*Work instructions:* Print out the entries, word for word.

*The data:*

---+---

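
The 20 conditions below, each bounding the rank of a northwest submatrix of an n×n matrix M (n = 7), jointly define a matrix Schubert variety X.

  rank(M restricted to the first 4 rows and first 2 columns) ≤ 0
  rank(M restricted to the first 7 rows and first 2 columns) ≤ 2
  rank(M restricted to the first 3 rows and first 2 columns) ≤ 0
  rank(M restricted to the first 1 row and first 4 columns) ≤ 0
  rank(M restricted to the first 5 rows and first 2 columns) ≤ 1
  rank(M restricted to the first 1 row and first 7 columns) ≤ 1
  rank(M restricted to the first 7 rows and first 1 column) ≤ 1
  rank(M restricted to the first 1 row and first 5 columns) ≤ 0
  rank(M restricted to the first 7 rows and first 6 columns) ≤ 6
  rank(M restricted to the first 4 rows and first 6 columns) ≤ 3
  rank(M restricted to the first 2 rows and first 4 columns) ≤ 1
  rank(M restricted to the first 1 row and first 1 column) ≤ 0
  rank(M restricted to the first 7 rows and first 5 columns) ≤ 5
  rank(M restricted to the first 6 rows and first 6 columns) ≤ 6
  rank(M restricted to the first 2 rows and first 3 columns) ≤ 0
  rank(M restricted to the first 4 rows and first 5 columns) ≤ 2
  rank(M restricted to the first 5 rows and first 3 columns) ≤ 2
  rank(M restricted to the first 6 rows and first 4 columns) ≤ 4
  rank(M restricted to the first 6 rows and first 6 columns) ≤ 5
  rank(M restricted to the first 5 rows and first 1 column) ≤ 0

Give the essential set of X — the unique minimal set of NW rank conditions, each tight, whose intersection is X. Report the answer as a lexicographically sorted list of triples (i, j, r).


Rank table r_w(7×7) implied by the 20 constraints:

  R[1]: 0 | 0 | 0 | 0 | 0 | 1 | 1
  R[2]: 0 | 0 | 0 | 1 | 1 | 2 | 2
  R[3]: 0 | 0 | 1 | 2 | 2 | 3 | 3
  R[4]: 0 | 0 | 1 | 2 | 2 | 3 | 4
  R[5]: 0 | 1 | 2 | 3 | 3 | 4 | 5
  R[6]: 1 | 2 | 3 | 4 | 4 | 5 | 6
  R[7]: 1 | 2 | 3 | 4 | 5 | 6 | 7

reading off 1-entries of Δ²R: w = (6, 4, 3, 7, 2, 1, 5).

ℓ(w)=14; the 5 essential cells (i,j,r):

[(1, 5, 0), (2, 3, 0), (4, 2, 0), (4, 5, 2), (5, 1, 0)]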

---+---

*Problem solution:*
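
The 20 conditions below, each bounding the rank of a northwest submatrix of an n×n matrix M (n = 7), jointly define a matrix Schubert variety X.

  rank(M restricted to the first 4 rows and first 2 columns) ≤ 0
  rank(M restricted to the first 7 rows and first 2 columns) ≤ 2
  rank(M restricted to the first 3 rows and first 2 columns) ≤ 0
  rank(M restricted to the first 1 row and first 4 columns) ≤ 0
  rank(M restricted to the first 5 rows and first 2 columns) ≤ 1
  rank(M restricted to the first 1 row and first 7 columns) ≤ 1
  rank(M restricted to the first 7 rows and first 1 column) ≤ 1
  rank(M restricted to the first 1 row and first 5 columns) ≤ 0
  rank(M restricted to the first 7 rows and first 6 columns) ≤ 6
  rank(M restricted to the first 4 rows and first 6 columns) ≤ 3
  rank(M restricted to the first 2 rows and first 4 columns) ≤ 1
  rank(M restricted to the first 1 row and first 1 column) ≤ 0
  rank(M restricted to the first 7 rows and first 5 columns) ≤ 5
  rank(M restricted to the first 6 rows and first 6 columns) ≤ 6
  rank(M restricted to the first 2 rows and first 3 columns) ≤ 0
  rank(M restricted to the first 4 rows and first 5 columns) ≤ 2
  rank(M restricted to the first 5 rows and first 3 columns) ≤ 2
  rank(M restricted to the first 6 rows and first 4 columns) ≤ 4
  rank(M restricted to the first 6 rows and first 6 columns) ≤ 5
  rank(M restricted to the first 5 rows and first 1 column) ≤ 0

Give the essential set of X — the unique minimal set of NW rank conditions, each tight, whose intersection is X. Report the answer as a lexicographically sorted list of triples (i, j, r).


Rank table r_w(7×7) implied by the 20 constraints:

  R[1]: 0 | 0 | 0 | 0 | 0 | 1 | 1
  R[2]: 0 | 0 | 0 | 1 | 1 | 2 | 2
  R[3]: 0 | 0 | 1 | 2 | 2 | 3 | 3
  R[4]: 0 | 0 | 1 | 2 | 2 | 3 | 4
  R[5]: 0 | 1 | 2 | 3 | 3 | 4 | 5
  R[6]: 1 | 2 | 3 | 4 | 4 | 5 | 6
  R[7]: 1 | 2 | 3 | 4 | 5 | 6 | 7

reading off 1-entries of Δ²R: w = (6, 4, 3, 7, 2, 1, 5).

ℓ(w)=14; the 5 essential cells (i,j,r):

[(1, 5, 0), (2, 3, 0), (4, 2, 0), (4, 5, 2), (5, 1, 0)]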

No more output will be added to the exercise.